Stored data:
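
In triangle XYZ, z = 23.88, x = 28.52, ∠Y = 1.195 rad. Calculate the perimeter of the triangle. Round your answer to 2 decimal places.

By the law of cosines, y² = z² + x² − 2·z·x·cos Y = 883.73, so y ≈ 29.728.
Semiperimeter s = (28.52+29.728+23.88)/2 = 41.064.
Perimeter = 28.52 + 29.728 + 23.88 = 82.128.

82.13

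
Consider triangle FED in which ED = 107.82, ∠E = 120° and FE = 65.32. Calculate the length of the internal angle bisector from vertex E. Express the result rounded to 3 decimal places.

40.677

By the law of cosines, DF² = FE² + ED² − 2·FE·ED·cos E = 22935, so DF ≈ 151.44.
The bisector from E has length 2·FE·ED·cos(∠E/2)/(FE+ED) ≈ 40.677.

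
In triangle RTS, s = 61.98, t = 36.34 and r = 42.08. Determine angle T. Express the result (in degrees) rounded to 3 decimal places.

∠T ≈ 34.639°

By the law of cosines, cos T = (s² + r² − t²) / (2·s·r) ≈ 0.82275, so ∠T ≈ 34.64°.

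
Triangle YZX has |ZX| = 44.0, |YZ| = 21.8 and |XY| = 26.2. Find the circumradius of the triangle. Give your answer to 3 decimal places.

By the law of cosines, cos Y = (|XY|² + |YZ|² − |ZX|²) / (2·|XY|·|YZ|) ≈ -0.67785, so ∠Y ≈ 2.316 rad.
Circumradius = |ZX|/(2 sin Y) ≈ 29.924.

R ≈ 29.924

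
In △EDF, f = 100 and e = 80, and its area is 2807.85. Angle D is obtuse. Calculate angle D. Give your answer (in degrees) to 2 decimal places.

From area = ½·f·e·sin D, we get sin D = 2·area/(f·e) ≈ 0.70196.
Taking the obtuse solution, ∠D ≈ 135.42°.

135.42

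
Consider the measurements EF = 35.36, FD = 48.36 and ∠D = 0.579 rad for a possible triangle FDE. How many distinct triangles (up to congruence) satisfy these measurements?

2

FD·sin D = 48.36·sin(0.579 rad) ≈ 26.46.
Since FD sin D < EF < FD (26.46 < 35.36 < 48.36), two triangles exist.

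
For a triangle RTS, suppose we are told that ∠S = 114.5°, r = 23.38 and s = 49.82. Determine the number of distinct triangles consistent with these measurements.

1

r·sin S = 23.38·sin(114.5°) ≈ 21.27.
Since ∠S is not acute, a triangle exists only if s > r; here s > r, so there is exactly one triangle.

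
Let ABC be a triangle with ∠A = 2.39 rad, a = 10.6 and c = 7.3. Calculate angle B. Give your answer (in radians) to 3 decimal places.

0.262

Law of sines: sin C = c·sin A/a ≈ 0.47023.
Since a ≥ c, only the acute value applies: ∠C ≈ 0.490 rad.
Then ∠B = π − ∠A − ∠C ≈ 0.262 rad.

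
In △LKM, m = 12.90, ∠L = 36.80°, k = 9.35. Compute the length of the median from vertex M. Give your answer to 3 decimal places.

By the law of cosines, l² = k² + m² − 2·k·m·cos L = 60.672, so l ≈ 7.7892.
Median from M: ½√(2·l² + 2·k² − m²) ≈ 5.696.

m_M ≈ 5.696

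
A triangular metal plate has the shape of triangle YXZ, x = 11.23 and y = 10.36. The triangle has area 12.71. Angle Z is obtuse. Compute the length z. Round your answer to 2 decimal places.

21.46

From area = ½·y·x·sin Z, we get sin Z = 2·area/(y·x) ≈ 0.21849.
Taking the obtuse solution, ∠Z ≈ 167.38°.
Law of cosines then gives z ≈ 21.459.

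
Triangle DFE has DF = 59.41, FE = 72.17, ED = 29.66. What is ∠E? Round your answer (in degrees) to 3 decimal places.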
--
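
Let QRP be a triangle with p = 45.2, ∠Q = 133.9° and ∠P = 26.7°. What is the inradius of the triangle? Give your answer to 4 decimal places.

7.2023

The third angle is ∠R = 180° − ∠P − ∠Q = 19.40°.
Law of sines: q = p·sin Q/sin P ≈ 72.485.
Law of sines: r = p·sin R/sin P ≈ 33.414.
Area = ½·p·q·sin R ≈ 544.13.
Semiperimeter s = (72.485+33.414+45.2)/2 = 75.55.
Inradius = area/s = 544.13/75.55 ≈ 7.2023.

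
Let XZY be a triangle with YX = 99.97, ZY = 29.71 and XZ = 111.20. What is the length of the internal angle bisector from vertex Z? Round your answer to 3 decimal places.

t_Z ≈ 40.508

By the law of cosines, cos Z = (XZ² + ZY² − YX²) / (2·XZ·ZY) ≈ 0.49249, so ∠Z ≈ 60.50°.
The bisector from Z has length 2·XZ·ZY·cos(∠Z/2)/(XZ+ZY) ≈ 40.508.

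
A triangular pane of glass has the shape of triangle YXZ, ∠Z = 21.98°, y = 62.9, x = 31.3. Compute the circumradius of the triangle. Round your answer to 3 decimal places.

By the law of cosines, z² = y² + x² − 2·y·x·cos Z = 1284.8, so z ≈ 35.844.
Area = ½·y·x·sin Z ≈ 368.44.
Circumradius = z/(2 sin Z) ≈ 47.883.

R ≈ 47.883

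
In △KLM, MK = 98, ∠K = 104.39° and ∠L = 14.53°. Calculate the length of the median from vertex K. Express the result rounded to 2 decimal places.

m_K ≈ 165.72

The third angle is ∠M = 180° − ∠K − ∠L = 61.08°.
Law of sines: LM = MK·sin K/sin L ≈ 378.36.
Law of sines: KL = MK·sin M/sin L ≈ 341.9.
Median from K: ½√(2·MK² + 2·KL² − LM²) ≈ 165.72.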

Aim of the exercise: Go to the line with "For a triangle" in the entries above and repeat every line from there through the line with "Triangle DFE has", exactly and with no other text.

Response:
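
For a triangle RTS, suppose we are told that ∠S = 114.5°, r = 23.38 and s = 49.82. Determine the number of distinct triangles consistent with these measurements.

1

r·sin S = 23.38·sin(114.5°) ≈ 21.27.
Since ∠S is not acute, a triangle exists only if s > r; here s > r, so there is exactly one triangle.

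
Let ABC be a triangle with ∠A = 2.39 rad, a = 10.6 and c = 7.3. Calculate angle B. Give your answer (in radians) to 3 decimal places.

0.262

Law of sines: sin C = c·sin A/a ≈ 0.47023.
Since a ≥ c, only the acute value applies: ∠C ≈ 0.490 rad.
Then ∠B = π − ∠A − ∠C ≈ 0.262 rad.

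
In △LKM, m = 12.90, ∠L = 36.80°, k = 9.35. Compute the length of the median from vertex M. Give your answer to 3 decimal places.

By the law of cosines, l² = k² + m² − 2·k·m·cos L = 60.672, so l ≈ 7.7892.
Median from M: ½√(2·l² + 2·k² − m²) ≈ 5.696.

m_M ≈ 5.696

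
A triangular metal plate has the shape of triangle YXZ, x = 11.23 and y = 10.36. The triangle has area 12.71. Angle Z is obtuse. Compute the length z. Round your answer to 2 decimal places.

21.46

From area = ½·y·x·sin Z, we get sin Z = 2·area/(y·x) ≈ 0.21849.
Taking the obtuse solution, ∠Z ≈ 167.38°.
Law of cosines then gives z ≈ 21.459.

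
Triangle DFE has DF = 59.41, FE = 72.17, ED = 29.66. What is ∠E? Round your answer (in degrees) to 3 decimal places.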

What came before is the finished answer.